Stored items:
►
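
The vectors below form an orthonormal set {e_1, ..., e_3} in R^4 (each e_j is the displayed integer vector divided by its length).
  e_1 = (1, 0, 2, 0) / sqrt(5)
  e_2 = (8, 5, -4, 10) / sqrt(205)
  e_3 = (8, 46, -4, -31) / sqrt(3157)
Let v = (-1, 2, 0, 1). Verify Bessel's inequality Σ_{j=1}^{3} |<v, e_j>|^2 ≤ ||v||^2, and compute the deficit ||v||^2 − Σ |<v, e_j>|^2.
Σ |<v, e_j>|^2 = 138/77; ||v||^2 = 6; deficit = 324/77

Write each e_j = u_j / sqrt(<u_j, u_j>) where u_j is the displayed integer vector. Then <v, e_j> = <v, u_j> / sqrt(<u_j, u_j>), so |<v, e_j>|^2 = <v, u_j>^2 / <u_j, u_j>.
Coefficients: <v, e_1> = -1/sqrt(5), <v, e_2> = 12/sqrt(205), <v, e_3> = 53/sqrt(3157).
Square and sum: Σ |<v, e_j>|^2 = 138/77.
Compute ||v||^2 = v·v = 6.
Deficit = 6 − 138/77 = 324/77 ≥ 0, confirming Bessel's inequality. (The deficit equals ||v − Σ <v,e_j> e_j||^2, the squared distance from v to span{e_j}.)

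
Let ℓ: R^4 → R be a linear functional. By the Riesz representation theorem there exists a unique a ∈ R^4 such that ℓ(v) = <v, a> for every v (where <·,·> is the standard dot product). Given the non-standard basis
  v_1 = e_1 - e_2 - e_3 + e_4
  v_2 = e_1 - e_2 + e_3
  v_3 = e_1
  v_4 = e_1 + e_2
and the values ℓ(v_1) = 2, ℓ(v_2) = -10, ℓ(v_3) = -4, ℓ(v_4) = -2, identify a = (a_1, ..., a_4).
a = (-4, 2, -4, 4)

Write a = (a_1, ..., a_4) in the standard basis. For each basis vector v_i, ℓ(v_i) = <v_i, a> is a linear equation in the a_j's. Collect the n equations into a matrix system V a = ℓ, where row i of V is v_i (expressed in the standard basis). Since V is invertible (lower-triangular with 1s on the diagonal, up to permutation), solve by back-substitution:
  V =
[[1, -1, -1, 1],
 [1, -1, 1, 0],
 [1, 0, 0, 0],
 [1, 1, 0, 0]]
  V a = (2, -10, -4, -2)
Solving gives a = (-4, 2, -4, 4).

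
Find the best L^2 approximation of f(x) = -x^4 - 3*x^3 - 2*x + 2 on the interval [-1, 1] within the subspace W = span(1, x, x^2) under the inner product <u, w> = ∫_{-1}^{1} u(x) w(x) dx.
g(x) = -6*x^2/7 - 19*x/5 + 73/35

The best approximation g ∈ W is the orthogonal projection of f onto W. Writing g = a_0 + a_1 x + a_2 x^2, the coefficients solve the normal equations G · a = b where
  G_{ij} = <φ_i, φ_j> and b_i = <f, φ_i>, with φ_0 = 1, φ_1 = x, φ_2 = x^2.
G =
  [2, 0, 2/3]
  [0, 2/3, 0]
  [2/3, 0, 2/5],
b = (18/5, -38/15, 22/21).
Solving gives a_0 = 73/35, a_1 = -19/5, a_2 = -6/7, so
  g(x) = -6*x^2/7 - 19*x/5 + 73/35.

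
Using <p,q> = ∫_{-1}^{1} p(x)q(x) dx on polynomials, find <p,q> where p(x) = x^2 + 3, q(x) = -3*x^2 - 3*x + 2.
<p,q> = 92/15

Expand the product: p(x)·q(x) = -3*x^4 - 3*x^3 - 7*x^2 - 9*x + 6.
∫_{-1}^{1} of each monomial x^k gives [2/(k+1) if k even, 0 if k odd]. Integrating term-by-term (or equivalently evaluating the antiderivative F(x) = -3*x^5/5 - 3*x^4/4 - 7*x^3/3 - 9*x^2/2 + 6*x at the endpoints):
  F(1) − F(−1) = -131/60 − (-499/60) = 92/15.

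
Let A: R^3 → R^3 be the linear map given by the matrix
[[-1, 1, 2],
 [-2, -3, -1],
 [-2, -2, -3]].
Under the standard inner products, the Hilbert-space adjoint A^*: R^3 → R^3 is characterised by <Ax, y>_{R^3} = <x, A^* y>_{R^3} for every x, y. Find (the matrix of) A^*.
A^* = A^T =
[[-1, -2, -2],
 [1, -3, -2],
 [2, -1, -3]]

For real matrices with standard dot products, the defining identity <Ax, y> = <x, A^* y> gives (Ax)^T y = x^T (A^*) y, i.e. x^T A^T y = x^T (A^*) y. Since this holds for all x, y, we must have A^* = A^T. Therefore
A^* =
[[-1, -2, -2],
 [1, -3, -2],
 [2, -1, -3]].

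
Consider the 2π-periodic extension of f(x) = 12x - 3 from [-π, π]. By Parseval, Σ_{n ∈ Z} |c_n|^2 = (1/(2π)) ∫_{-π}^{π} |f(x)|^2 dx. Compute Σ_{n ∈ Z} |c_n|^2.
Σ |c_n|^2 = 48π^2 + 9

Expand and integrate term by term over [-π, π]:
  ∫ (12x)^2 dx = 144·(2π^3/3); ∫ 2·12·(-3)·x dx = 0 (odd integrand); ∫ (-3)^2 dx = 9·2π.
So (1/(2π)) ∫_{-π}^{π} (12x - 3)^2 dx = 144π^2/3 + 9 = 48π^2 + 9.
Parseval ⇒ Σ |c_n|^2 = 48π^2 + 9.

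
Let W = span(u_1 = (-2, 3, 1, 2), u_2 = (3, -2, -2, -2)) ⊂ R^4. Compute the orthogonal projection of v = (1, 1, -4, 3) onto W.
proj_W(v) = (5/3, 5/2, -11/6, 1/3)

Set up U = [u_1 | ... | u_2] ∈ R^(4×2). The projector onto W = col(U) is P = U (U^T U)^(-1) U^T.
Compute U^T U =
  [18, -18]
  [-18, 21],
and U^T v = (3, 3).
Solve U^T U · c = U^T v for the coefficients: c = (13/6, 2). The projection is proj_W(v) = U c.
Check: (v - proj_W(v)) · u_1 = 0  (should be 0).
Check: (v - proj_W(v)) · u_2 = 0  (should be 0).
Result: proj_W(v) = (5/3, 5/2, -11/6, 1/3).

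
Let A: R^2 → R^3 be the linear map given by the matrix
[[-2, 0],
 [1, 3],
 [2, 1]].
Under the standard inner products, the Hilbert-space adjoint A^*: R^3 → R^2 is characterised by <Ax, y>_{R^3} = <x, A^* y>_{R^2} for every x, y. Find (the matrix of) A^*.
A^* = A^T =
[[-2, 1, 2],
 [0, 3, 1]]

For real matrices with standard dot products, the defining identity <Ax, y> = <x, A^* y> gives (Ax)^T y = x^T (A^*) y, i.e. x^T A^T y = x^T (A^*) y. Since this holds for all x, y, we must have A^* = A^T. Therefore
A^* =
[[-2, 1, 2],
 [0, 3, 1]].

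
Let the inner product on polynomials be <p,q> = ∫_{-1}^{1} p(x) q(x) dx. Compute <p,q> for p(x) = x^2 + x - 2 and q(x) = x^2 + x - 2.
<p,q> = 32/5

Expand the product: p(x)·q(x) = x^4 + 2*x^3 - 3*x^2 - 4*x + 4.
∫_{-1}^{1} of each monomial x^k gives [2/(k+1) if k even, 0 if k odd]. Integrating term-by-term (or equivalently evaluating the antiderivative F(x) = x^5/5 + x^4/2 - x^3 - 2*x^2 + 4*x at the endpoints):
  F(1) − F(−1) = 17/10 − (-47/10) = 32/5.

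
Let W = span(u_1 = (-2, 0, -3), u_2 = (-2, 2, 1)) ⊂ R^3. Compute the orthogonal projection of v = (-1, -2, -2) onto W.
proj_W(v) = (-8/29, -30/29, -72/29)

Set up U = [u_1 | ... | u_2] ∈ R^(3×2). The projector onto W = col(U) is P = U (U^T U)^(-1) U^T.
Compute U^T U =
  [13, 1]
  [1, 9],
and U^T v = (8, -4).
Solve U^T U · c = U^T v for the coefficients: c = (19/29, -15/29). The projection is proj_W(v) = U c.
Check: (v - proj_W(v)) · u_1 = 0  (should be 0).
Check: (v - proj_W(v)) · u_2 = 0  (should be 0).
Result: proj_W(v) = (-8/29, -30/29, -72/29).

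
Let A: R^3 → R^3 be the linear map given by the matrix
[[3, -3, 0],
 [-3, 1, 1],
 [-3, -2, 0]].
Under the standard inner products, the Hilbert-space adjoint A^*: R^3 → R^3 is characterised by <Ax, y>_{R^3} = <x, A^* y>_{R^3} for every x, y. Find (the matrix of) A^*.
A^* = A^T =
[[3, -3, -3],
 [-3, 1, -2],
 [0, 1, 0]]

For real matrices with standard dot products, the defining identity <Ax, y> = <x, A^* y> gives (Ax)^T y = x^T (A^*) y, i.e. x^T A^T y = x^T (A^*) y. Since this holds for all x, y, we must have A^* = A^T. Therefore
A^* =
[[3, -3, -3],
 [-3, 1, -2],
 [0, 1, 0]].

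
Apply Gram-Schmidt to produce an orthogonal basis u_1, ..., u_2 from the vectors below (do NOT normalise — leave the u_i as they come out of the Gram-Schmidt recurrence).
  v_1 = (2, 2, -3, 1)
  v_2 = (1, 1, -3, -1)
Orthogonal basis:
  u_1 = (2, 2, -3, 1)
  u_2 = (-1/3, -1/3, -1, -5/3)

Apply the Gram-Schmidt recurrence
  u_1 = v_1
  u_i = v_i − Σ_{j<i} ((v_i · u_j) / (u_j · u_j)) · u_j.

Step by step this gives:
  u_1 = (2, 2, -3, 1)
  u_2 = (-1/3, -1/3, -1, -5/3)

Orthogonality check:
  u_2 · u_1 = 0 (should be 0)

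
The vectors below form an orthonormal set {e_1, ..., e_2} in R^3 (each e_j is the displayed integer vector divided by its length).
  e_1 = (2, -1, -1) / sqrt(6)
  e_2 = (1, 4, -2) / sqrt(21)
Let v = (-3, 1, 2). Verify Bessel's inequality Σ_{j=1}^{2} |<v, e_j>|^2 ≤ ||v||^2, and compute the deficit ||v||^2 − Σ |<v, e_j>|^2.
Σ |<v, e_j>|^2 = 195/14; ||v||^2 = 14; deficit = 1/14

Write each e_j = u_j / sqrt(<u_j, u_j>) where u_j is the displayed integer vector. Then <v, e_j> = <v, u_j> / sqrt(<u_j, u_j>), so |<v, e_j>|^2 = <v, u_j>^2 / <u_j, u_j>.
Coefficients: <v, e_1> = -9/sqrt(6), <v, e_2> = -3/sqrt(21).
Square and sum: Σ |<v, e_j>|^2 = 195/14.
Compute ||v||^2 = v·v = 14.
Deficit = 14 − 195/14 = 1/14 ≥ 0, confirming Bessel's inequality. (The deficit equals ||v − Σ <v,e_j> e_j||^2, the squared distance from v to span{e_j}.)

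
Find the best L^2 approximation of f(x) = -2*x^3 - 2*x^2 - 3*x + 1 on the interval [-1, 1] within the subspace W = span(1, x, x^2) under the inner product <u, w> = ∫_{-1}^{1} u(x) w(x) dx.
g(x) = -2*x^2 - 21*x/5 + 1

The best approximation g ∈ W is the orthogonal projection of f onto W. Writing g = a_0 + a_1 x + a_2 x^2, the coefficients solve the normal equations G · a = b where
  G_{ij} = <φ_i, φ_j> and b_i = <f, φ_i>, with φ_0 = 1, φ_1 = x, φ_2 = x^2.
G =
  [2, 0, 2/3]
  [0, 2/3, 0]
  [2/3, 0, 2/5],
b = (2/3, -14/5, -2/15).
Solving gives a_0 = 1, a_1 = -21/5, a_2 = -2, so
  g(x) = -2*x^2 - 21*x/5 + 1.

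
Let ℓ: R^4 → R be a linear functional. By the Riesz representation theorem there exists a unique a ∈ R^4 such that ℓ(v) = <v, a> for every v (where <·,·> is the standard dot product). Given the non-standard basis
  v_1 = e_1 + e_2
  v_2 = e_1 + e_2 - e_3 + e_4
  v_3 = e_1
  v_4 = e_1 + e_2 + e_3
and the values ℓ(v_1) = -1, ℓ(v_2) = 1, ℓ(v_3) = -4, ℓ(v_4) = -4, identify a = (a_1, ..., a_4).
a = (-4, 3, -3, -1)

Write a = (a_1, ..., a_4) in the standard basis. For each basis vector v_i, ℓ(v_i) = <v_i, a> is a linear equation in the a_j's. Collect the n equations into a matrix system V a = ℓ, where row i of V is v_i (expressed in the standard basis). Since V is invertible (lower-triangular with 1s on the diagonal, up to permutation), solve by back-substitution:
  V =
[[1, 1, 0, 0],
 [1, 1, -1, 1],
 [1, 0, 0, 0],
 [1, 1, 1, 0]]
  V a = (-1, 1, -4, -4)
Solving gives a = (-4, 3, -3, -1).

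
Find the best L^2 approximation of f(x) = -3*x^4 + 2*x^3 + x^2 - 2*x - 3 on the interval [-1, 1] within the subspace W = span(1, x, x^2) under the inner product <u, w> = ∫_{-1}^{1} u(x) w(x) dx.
g(x) = -11*x^2/7 - 4*x/5 - 96/35

The best approximation g ∈ W is the orthogonal projection of f onto W. Writing g = a_0 + a_1 x + a_2 x^2, the coefficients solve the normal equations G · a = b where
  G_{ij} = <φ_i, φ_j> and b_i = <f, φ_i>, with φ_0 = 1, φ_1 = x, φ_2 = x^2.
G =
  [2, 0, 2/3]
  [0, 2/3, 0]
  [2/3, 0, 2/5],
b = (-98/15, -8/15, -86/35).
Solving gives a_0 = -96/35, a_1 = -4/5, a_2 = -11/7, so
  g(x) = -11*x^2/7 - 4*x/5 - 96/35.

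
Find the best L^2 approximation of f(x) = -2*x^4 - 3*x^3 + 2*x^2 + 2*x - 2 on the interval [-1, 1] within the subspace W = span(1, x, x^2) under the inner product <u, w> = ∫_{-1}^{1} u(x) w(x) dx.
g(x) = 2*x^2/7 + x/5 - 64/35

The best approximation g ∈ W is the orthogonal projection of f onto W. Writing g = a_0 + a_1 x + a_2 x^2, the coefficients solve the normal equations G · a = b where
  G_{ij} = <φ_i, φ_j> and b_i = <f, φ_i>, with φ_0 = 1, φ_1 = x, φ_2 = x^2.
G =
  [2, 0, 2/3]
  [0, 2/3, 0]
  [2/3, 0, 2/5],
b = (-52/15, 2/15, -116/105).
Solving gives a_0 = -64/35, a_1 = 1/5, a_2 = 2/7, so
  g(x) = 2*x^2/7 + x/5 - 64/35.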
◄
■ INSTRUCTIONS TO FOLLOW
Go line by line through the records above and copy each one containing "form".

■ OUTPUT
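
The vectors below form an orthonormal set {e_1, ..., e_3} in R^4 (each e_j is the displayed integer vector divided by its length).
The vectors below form an orthonormal set {e_1, ..., e_2} in R^3 (each e_j is the displayed integer vector divided by its length).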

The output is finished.